What is being asked: The line containing "[-3.5, 2.97, -4.93]]" marks the end, so write out exactly every line from the top of the entries below through that one.

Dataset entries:
■ ■ ■ ■ ■

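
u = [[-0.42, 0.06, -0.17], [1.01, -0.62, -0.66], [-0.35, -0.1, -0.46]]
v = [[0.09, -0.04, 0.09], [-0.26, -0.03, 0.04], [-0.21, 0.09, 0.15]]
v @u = [[-0.11, 0.02, -0.03], [0.06, -0.00, 0.05], [0.13, -0.08, -0.09]]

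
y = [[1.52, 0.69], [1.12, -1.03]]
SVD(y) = [[-0.78, -0.62], [-0.62, 0.78]] @ diag([1.8894977757069085, 1.237577535186643]) @ [[-1.0,0.05],  [-0.05,-1.00]]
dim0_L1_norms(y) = [2.64, 1.72]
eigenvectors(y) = [[0.93, -0.24], [0.37, 0.97]]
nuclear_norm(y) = 3.13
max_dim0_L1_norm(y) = 2.64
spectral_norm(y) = 1.89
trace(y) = 0.49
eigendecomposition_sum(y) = [[1.64, 0.40], [0.65, 0.16]] + [[-0.12, 0.29], [0.47, -1.19]]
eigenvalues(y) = [1.79, -1.3]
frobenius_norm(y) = 2.26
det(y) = -2.34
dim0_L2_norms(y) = [1.89, 1.24]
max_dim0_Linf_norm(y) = 1.52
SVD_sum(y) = [[1.48, -0.08], [1.17, -0.06]] + [[0.04, 0.77], [-0.05, -0.97]]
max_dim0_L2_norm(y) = 1.89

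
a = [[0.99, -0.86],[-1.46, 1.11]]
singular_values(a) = [2.25, 0.07]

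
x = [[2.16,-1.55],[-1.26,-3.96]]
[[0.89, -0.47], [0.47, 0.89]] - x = [[-1.27, 1.08], [1.73, 4.85]]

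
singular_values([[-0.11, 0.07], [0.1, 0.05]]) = [0.15, 0.08]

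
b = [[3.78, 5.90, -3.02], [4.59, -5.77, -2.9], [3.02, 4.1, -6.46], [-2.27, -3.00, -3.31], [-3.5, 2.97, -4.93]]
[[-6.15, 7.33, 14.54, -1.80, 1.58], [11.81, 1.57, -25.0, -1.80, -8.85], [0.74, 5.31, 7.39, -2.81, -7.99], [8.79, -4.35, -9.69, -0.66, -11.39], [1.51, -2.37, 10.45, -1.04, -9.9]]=b @ [[-0.12, 1.09, -0.92, -0.19, 0.63],[-1.56, 0.57, 3.33, -0.01, 0.96],[-1.16, 0.05, 0.54, 0.34, 2.14]]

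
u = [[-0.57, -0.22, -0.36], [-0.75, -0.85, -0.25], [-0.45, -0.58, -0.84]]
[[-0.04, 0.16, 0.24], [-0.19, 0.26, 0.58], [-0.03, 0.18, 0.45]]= u @ [[0.08, -0.23, -0.15],[0.20, -0.09, -0.52],[-0.15, -0.03, -0.10]]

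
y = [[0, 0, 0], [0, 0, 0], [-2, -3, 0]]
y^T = [[0, 0, -2], [0, 0, -3], [0, 0, 0]]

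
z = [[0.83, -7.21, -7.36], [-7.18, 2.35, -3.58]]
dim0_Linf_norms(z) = [7.18, 7.21, 7.36]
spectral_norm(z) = 10.35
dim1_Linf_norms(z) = [7.36, 7.18]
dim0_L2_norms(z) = [7.23, 7.58, 8.18]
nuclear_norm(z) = 18.69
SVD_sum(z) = [[0.16, -6.93, -7.63], [0.02, -0.64, -0.71]] + [[0.67, -0.28, 0.27], [-7.2, 2.99, -2.87]]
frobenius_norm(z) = 13.29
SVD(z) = [[-1.0, -0.09], [-0.09, 1.00]] @ diag([10.351869443514266, 8.341025058374763]) @ [[-0.02, 0.67, 0.74],  [-0.87, 0.36, -0.35]]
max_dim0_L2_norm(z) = 8.18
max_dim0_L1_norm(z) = 10.94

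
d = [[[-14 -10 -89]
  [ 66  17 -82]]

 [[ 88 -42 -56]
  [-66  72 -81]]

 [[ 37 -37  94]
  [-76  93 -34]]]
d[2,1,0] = -76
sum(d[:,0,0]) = 111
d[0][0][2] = -89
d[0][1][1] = 17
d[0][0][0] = -14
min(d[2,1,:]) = -76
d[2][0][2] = 94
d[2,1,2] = -34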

■ ■ ■ ■ ■

Result of this task:
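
u = [[-0.42, 0.06, -0.17], [1.01, -0.62, -0.66], [-0.35, -0.1, -0.46]]
v = [[0.09, -0.04, 0.09], [-0.26, -0.03, 0.04], [-0.21, 0.09, 0.15]]
v @u = [[-0.11, 0.02, -0.03], [0.06, -0.00, 0.05], [0.13, -0.08, -0.09]]

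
y = [[1.52, 0.69], [1.12, -1.03]]
SVD(y) = [[-0.78, -0.62], [-0.62, 0.78]] @ diag([1.8894977757069085, 1.237577535186643]) @ [[-1.0,0.05],  [-0.05,-1.00]]
dim0_L1_norms(y) = [2.64, 1.72]
eigenvectors(y) = [[0.93, -0.24], [0.37, 0.97]]
nuclear_norm(y) = 3.13
max_dim0_L1_norm(y) = 2.64
spectral_norm(y) = 1.89
trace(y) = 0.49
eigendecomposition_sum(y) = [[1.64, 0.40], [0.65, 0.16]] + [[-0.12, 0.29], [0.47, -1.19]]
eigenvalues(y) = [1.79, -1.3]
frobenius_norm(y) = 2.26
det(y) = -2.34
dim0_L2_norms(y) = [1.89, 1.24]
max_dim0_Linf_norm(y) = 1.52
SVD_sum(y) = [[1.48, -0.08], [1.17, -0.06]] + [[0.04, 0.77], [-0.05, -0.97]]
max_dim0_L2_norm(y) = 1.89

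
a = [[0.99, -0.86],[-1.46, 1.11]]
singular_values(a) = [2.25, 0.07]

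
x = [[2.16,-1.55],[-1.26,-3.96]]
[[0.89, -0.47], [0.47, 0.89]] - x = [[-1.27, 1.08], [1.73, 4.85]]

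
singular_values([[-0.11, 0.07], [0.1, 0.05]]) = [0.15, 0.08]

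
b = [[3.78, 5.90, -3.02], [4.59, -5.77, -2.9], [3.02, 4.1, -6.46], [-2.27, -3.00, -3.31], [-3.5, 2.97, -4.93]]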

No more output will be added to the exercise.